--- START ---

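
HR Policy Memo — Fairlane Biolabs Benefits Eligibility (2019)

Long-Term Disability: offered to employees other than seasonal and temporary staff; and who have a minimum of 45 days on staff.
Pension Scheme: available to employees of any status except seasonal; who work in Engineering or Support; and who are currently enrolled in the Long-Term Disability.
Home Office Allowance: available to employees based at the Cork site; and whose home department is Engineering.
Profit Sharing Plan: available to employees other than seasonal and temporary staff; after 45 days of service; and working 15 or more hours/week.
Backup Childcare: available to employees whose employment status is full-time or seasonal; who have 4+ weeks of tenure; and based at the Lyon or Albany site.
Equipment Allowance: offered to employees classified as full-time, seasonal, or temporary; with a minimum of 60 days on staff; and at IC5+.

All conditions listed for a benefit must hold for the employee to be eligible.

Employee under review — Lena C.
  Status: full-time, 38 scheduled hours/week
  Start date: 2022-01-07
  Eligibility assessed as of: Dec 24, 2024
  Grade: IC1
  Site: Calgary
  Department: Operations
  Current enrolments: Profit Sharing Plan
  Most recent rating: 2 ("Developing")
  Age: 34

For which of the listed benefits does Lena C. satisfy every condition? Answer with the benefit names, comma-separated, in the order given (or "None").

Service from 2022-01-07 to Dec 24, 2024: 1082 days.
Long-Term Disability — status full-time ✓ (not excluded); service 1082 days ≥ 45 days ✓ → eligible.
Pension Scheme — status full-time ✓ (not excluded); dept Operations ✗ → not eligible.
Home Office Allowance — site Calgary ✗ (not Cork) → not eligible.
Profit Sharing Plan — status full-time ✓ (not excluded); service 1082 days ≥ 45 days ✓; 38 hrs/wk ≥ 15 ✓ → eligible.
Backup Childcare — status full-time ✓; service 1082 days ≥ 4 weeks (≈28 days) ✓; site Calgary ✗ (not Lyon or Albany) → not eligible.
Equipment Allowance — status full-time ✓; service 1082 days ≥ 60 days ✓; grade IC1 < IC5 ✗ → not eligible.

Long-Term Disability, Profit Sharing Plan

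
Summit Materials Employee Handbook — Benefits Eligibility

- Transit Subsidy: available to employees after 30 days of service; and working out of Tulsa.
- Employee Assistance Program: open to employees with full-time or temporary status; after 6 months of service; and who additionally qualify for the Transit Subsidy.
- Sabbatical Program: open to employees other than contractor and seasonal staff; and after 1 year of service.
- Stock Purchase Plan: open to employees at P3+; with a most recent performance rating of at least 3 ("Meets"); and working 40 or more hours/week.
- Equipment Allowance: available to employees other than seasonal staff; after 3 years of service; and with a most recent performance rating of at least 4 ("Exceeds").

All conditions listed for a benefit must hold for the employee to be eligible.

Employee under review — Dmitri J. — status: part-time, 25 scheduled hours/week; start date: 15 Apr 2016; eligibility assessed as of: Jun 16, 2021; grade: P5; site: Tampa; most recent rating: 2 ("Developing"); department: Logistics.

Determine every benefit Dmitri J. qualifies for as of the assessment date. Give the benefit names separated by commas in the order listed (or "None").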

--- END ---

Return the listing. Match it exactly.

RESPONSE:
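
HR Policy Memo — Fairlane Biolabs Benefits Eligibility (2019)

Long-Term Disability: offered to employees other than seasonal and temporary staff; and who have a minimum of 45 days on staff.
Pension Scheme: available to employees of any status except seasonal; who work in Engineering or Support; and who are currently enrolled in the Long-Term Disability.
Home Office Allowance: available to employees based at the Cork site; and whose home department is Engineering.
Profit Sharing Plan: available to employees other than seasonal and temporary staff; after 45 days of service; and working 15 or more hours/week.
Backup Childcare: available to employees whose employment status is full-time or seasonal; who have 4+ weeks of tenure; and based at the Lyon or Albany site.
Equipment Allowance: offered to employees classified as full-time, seasonal, or temporary; with a minimum of 60 days on staff; and at IC5+.

All conditions listed for a benefit must hold for the employee to be eligible.

Employee under review — Lena C.
  Status: full-time, 38 scheduled hours/week
  Start date: 2022-01-07
  Eligibility assessed as of: Dec 24, 2024
  Grade: IC1
  Site: Calgary
  Department: Operations
  Current enrolments: Profit Sharing Plan
  Most recent rating: 2 ("Developing")
  Age: 34

For which of the listed benefits does Lena C. satisfy every condition? Answer with the benefit names, comma-separated, in the order given (or "None").

Service from 2022-01-07 to Dec 24, 2024: 1082 days.
Long-Term Disability — status full-time ✓ (not excluded); service 1082 days ≥ 45 days ✓ → eligible.
Pension Scheme — status full-time ✓ (not excluded); dept Operations ✗ → not eligible.
Home Office Allowance — site Calgary ✗ (not Cork) → not eligible.
Profit Sharing Plan — status full-time ✓ (not excluded); service 1082 days ≥ 45 days ✓; 38 hrs/wk ≥ 15 ✓ → eligible.
Backup Childcare — status full-time ✓; service 1082 days ≥ 4 weeks (≈28 days) ✓; site Calgary ✗ (not Lyon or Albany) → not eligible.
Equipment Allowance — status full-time ✓; service 1082 days ≥ 60 days ✓; grade IC1 < IC5 ✗ → not eligible.

Long-Term Disability, Profit Sharing Plan

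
Summit Materials Employee Handbook — Benefits Eligibility

- Transit Subsidy: available to employees after 30 days of service; and working out of Tulsa.
- Employee Assistance Program: open to employees with full-time or temporary status; after 6 months of service; and who additionally qualify for the Transit Subsidy.
- Sabbatical Program: open to employees other than contractor and seasonal staff; and after 1 year of service.
- Stock Purchase Plan: open to employees at P3+; with a most recent performance rating of at least 3 ("Meets"); and working 40 or more hours/week.
- Equipment Allowance: available to employees other than seasonal staff; after 3 years of service; and with a most recent performance rating of at least 4 ("Exceeds").

All conditions listed for a benefit must hold for the employee to be eligible.

Employee under review — Dmitri J. — status: part-time, 25 scheduled hours/week; start date: 15 Apr 2016; eligibility assessed as of: Jun 16, 2021; grade: P5; site: Tampa; most recent rating: 2 ("Developing"); department: Logistics.

Determine every benefit Dmitri J. qualifies for as of the assessment date. Give the benefit names separated by commas in the order listed (or "None").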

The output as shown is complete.